» Work instruction
Give back only the lines in the records below from the one with "Let -C(Z, b)/7" to the one with "Answer: 1/7252 ≈ 0.00013789", both inclusive, word for word.

» Extracted information
=== Section Start ===

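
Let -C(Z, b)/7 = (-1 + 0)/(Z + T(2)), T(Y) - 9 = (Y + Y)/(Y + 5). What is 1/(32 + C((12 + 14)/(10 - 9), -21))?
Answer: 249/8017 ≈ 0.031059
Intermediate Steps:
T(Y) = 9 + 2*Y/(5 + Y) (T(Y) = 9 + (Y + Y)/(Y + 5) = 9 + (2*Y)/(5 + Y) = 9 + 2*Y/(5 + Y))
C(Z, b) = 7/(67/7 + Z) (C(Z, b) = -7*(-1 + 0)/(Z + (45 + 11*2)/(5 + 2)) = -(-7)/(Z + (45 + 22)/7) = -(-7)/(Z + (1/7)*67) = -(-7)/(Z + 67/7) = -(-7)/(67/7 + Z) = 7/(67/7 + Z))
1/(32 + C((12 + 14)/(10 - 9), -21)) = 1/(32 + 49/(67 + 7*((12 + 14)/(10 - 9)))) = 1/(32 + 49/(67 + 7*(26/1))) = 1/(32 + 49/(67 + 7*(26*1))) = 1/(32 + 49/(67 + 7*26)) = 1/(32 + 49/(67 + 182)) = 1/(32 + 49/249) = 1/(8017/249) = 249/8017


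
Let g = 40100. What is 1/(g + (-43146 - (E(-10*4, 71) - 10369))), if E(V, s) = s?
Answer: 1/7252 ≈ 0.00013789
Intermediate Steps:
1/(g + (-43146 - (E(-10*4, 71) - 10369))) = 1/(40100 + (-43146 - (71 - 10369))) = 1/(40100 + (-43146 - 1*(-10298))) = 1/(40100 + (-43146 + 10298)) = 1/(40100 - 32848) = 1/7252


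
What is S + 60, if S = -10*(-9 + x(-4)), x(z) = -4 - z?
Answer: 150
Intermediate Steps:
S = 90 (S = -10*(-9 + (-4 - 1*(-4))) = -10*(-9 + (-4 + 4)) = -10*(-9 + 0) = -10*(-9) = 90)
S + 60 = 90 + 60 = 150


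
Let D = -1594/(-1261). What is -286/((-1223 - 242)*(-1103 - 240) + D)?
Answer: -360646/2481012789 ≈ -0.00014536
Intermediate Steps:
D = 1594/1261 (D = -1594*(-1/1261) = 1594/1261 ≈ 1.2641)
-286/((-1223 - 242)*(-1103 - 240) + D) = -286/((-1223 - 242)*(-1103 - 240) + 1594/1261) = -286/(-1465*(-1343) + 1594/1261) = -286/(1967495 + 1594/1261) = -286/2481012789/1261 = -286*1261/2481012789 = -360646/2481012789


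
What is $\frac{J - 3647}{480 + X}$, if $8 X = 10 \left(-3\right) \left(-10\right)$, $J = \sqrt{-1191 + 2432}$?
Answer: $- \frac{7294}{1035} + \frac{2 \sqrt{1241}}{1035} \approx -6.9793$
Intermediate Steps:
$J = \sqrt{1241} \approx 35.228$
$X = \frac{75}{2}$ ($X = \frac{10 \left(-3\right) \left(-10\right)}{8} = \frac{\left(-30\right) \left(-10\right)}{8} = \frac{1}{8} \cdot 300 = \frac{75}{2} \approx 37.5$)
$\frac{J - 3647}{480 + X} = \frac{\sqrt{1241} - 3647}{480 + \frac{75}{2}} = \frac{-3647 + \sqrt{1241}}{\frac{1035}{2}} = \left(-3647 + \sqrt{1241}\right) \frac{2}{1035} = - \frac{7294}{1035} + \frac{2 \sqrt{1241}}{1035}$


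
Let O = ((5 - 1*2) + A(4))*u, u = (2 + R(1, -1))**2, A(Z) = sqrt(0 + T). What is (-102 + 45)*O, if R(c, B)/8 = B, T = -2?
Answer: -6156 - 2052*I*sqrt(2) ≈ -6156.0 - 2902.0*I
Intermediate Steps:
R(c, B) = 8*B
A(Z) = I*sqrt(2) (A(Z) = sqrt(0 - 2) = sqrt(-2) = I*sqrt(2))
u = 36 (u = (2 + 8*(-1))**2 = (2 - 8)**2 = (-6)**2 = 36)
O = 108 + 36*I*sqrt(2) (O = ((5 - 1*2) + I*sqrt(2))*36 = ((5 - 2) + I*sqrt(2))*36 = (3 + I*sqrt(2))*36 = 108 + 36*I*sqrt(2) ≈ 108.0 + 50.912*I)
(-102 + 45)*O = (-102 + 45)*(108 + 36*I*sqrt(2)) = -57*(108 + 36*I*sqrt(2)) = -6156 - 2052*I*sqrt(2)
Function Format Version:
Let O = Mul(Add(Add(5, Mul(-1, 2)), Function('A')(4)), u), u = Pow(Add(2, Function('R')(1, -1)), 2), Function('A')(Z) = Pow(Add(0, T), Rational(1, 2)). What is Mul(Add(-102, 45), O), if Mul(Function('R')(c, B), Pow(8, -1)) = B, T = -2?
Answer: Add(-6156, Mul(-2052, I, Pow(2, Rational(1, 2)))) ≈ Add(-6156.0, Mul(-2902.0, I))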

=== Section End ===
=== Section Start ===

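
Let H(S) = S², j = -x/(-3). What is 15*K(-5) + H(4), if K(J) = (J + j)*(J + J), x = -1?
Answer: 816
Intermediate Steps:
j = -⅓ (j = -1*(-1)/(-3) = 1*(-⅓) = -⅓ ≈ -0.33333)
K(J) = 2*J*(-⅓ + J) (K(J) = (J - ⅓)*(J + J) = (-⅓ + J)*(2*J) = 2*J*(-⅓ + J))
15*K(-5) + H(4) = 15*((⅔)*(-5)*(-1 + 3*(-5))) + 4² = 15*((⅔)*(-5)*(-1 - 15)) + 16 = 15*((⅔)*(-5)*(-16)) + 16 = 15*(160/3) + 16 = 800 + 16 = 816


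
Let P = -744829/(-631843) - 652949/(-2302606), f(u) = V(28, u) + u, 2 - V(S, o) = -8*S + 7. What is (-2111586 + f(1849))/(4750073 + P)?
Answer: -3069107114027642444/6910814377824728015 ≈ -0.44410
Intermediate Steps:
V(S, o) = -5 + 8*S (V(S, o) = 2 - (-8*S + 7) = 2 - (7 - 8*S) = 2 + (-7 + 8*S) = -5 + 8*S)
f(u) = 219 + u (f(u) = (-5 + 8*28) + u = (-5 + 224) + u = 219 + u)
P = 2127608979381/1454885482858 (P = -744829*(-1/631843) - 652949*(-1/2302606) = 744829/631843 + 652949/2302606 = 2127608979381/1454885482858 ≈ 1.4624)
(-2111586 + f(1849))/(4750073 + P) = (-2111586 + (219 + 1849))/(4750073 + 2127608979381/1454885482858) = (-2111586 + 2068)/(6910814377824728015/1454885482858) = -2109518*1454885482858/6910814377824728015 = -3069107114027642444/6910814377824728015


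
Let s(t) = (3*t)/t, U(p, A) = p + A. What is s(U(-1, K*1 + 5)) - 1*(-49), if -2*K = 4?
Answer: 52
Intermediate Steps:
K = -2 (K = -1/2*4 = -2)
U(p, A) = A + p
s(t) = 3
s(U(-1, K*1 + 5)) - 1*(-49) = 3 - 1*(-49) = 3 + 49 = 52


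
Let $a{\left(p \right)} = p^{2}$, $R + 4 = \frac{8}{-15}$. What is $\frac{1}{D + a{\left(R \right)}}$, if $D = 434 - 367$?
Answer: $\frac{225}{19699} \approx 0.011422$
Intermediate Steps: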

=== Section End ===

» Task answer
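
Let -C(Z, b)/7 = (-1 + 0)/(Z + T(2)), T(Y) - 9 = (Y + Y)/(Y + 5). What is 1/(32 + C((12 + 14)/(10 - 9), -21))?
Answer: 249/8017 ≈ 0.031059
Intermediate Steps:
T(Y) = 9 + 2*Y/(5 + Y) (T(Y) = 9 + (Y + Y)/(Y + 5) = 9 + (2*Y)/(5 + Y) = 9 + 2*Y/(5 + Y))
C(Z, b) = 7/(67/7 + Z) (C(Z, b) = -7*(-1 + 0)/(Z + (45 + 11*2)/(5 + 2)) = -(-7)/(Z + (45 + 22)/7) = -(-7)/(Z + (1/7)*67) = -(-7)/(Z + 67/7) = -(-7)/(67/7 + Z) = 7/(67/7 + Z))
1/(32 + C((12 + 14)/(10 - 9), -21)) = 1/(32 + 49/(67 + 7*((12 + 14)/(10 - 9)))) = 1/(32 + 49/(67 + 7*(26/1))) = 1/(32 + 49/(67 + 7*(26*1))) = 1/(32 + 49/(67 + 7*26)) = 1/(32 + 49/(67 + 182)) = 1/(32 + 49/249) = 1/(8017/249) = 249/8017


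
Let g = 40100. What is 1/(g + (-43146 - (E(-10*4, 71) - 10369))), if E(V, s) = s?
Answer: 1/7252 ≈ 0.00013789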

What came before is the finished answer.